[Stored data]
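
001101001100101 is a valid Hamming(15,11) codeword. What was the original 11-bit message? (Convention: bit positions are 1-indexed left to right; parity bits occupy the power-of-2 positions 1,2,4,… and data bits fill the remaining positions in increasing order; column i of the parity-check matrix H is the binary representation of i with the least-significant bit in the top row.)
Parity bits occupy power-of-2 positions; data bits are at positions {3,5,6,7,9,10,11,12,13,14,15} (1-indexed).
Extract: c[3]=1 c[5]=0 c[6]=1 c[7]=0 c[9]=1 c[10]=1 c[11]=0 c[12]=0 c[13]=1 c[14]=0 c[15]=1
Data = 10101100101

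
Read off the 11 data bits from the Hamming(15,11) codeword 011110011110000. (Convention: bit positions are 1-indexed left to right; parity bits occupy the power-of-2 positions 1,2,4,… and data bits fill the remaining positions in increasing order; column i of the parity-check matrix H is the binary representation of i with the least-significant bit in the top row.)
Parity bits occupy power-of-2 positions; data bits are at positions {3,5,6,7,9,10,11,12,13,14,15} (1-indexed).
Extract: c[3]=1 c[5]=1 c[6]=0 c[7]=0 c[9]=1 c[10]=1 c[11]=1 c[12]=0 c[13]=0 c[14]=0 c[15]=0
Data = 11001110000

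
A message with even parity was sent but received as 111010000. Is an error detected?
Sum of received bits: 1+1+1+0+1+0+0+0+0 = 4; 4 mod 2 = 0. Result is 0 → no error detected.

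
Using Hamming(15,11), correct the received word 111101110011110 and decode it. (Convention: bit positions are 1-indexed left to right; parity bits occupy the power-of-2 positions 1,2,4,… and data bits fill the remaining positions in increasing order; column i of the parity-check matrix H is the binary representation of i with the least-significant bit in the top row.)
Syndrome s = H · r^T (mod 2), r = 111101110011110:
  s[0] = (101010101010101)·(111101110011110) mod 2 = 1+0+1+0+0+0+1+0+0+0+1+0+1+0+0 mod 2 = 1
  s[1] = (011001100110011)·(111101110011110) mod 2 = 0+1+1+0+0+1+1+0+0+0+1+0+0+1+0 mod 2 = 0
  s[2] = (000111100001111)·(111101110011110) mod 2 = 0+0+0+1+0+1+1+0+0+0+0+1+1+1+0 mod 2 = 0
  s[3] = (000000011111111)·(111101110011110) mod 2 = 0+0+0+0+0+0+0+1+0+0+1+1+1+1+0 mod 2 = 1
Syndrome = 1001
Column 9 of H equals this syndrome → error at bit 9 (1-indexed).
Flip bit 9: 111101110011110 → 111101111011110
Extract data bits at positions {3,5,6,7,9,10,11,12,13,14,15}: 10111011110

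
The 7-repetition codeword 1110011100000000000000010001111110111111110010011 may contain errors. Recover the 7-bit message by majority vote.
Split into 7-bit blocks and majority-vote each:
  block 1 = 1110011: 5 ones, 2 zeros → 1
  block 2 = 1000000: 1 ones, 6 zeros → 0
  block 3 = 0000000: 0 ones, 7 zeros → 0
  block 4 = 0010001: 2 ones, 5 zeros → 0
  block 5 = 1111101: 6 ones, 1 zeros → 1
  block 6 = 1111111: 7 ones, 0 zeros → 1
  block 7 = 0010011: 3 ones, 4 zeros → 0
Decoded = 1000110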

▶ [Activity]:
The response should consist of the entries above, retyped exactly.

▶ [Reply]:
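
001101001100101 is a valid Hamming(15,11) codeword. What was the original 11-bit message? (Convention: bit positions are 1-indexed left to right; parity bits occupy the power-of-2 positions 1,2,4,… and data bits fill the remaining positions in increasing order; column i of the parity-check matrix H is the binary representation of i with the least-significant bit in the top row.)
Parity bits occupy power-of-2 positions; data bits are at positions {3,5,6,7,9,10,11,12,13,14,15} (1-indexed).
Extract: c[3]=1 c[5]=0 c[6]=1 c[7]=0 c[9]=1 c[10]=1 c[11]=0 c[12]=0 c[13]=1 c[14]=0 c[15]=1
Data = 10101100101

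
Read off the 11 data bits from the Hamming(15,11) codeword 011110011110000. (Convention: bit positions are 1-indexed left to right; parity bits occupy the power-of-2 positions 1,2,4,… and data bits fill the remaining positions in increasing order; column i of the parity-check matrix H is the binary representation of i with the least-significant bit in the top row.)
Parity bits occupy power-of-2 positions; data bits are at positions {3,5,6,7,9,10,11,12,13,14,15} (1-indexed).
Extract: c[3]=1 c[5]=1 c[6]=0 c[7]=0 c[9]=1 c[10]=1 c[11]=1 c[12]=0 c[13]=0 c[14]=0 c[15]=0
Data = 11001110000

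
A message with even parity was sent but received as 111010000. Is an error detected?
Sum of received bits: 1+1+1+0+1+0+0+0+0 = 4; 4 mod 2 = 0. Result is 0 → no error detected.

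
Using Hamming(15,11), correct the received word 111101110011110 and decode it. (Convention: bit positions are 1-indexed left to right; parity bits occupy the power-of-2 positions 1,2,4,… and data bits fill the remaining positions in increasing order; column i of the parity-check matrix H is the binary representation of i with the least-significant bit in the top row.)
Syndrome s = H · r^T (mod 2), r = 111101110011110:
  s[0] = (101010101010101)·(111101110011110) mod 2 = 1+0+1+0+0+0+1+0+0+0+1+0+1+0+0 mod 2 = 1
  s[1] = (011001100110011)·(111101110011110) mod 2 = 0+1+1+0+0+1+1+0+0+0+1+0+0+1+0 mod 2 = 0
  s[2] = (000111100001111)·(111101110011110) mod 2 = 0+0+0+1+0+1+1+0+0+0+0+1+1+1+0 mod 2 = 0
  s[3] = (000000011111111)·(111101110011110) mod 2 = 0+0+0+0+0+0+0+1+0+0+1+1+1+1+0 mod 2 = 1
Syndrome = 1001
Column 9 of H equals this syndrome → error at bit 9 (1-indexed).
Flip bit 9: 111101110011110 → 111101111011110
Extract data bits at positions {3,5,6,7,9,10,11,12,13,14,15}: 10111011110

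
The 7-repetition codeword 1110011100000000000000010001111110111111110010011 may contain errors. Recover the 7-bit message by majority vote.
Split into 7-bit blocks and majority-vote each:
  block 1 = 1110011: 5 ones, 2 zeros → 1
  block 2 = 1000000: 1 ones, 6 zeros → 0
  block 3 = 0000000: 0 ones, 7 zeros → 0
  block 4 = 0010001: 2 ones, 5 zeros → 0
  block 5 = 1111101: 6 ones, 1 zeros → 1
  block 6 = 1111111: 7 ones, 0 zeros → 1
  block 7 = 0010011: 3 ones, 4 zeros → 0
Decoded = 1000110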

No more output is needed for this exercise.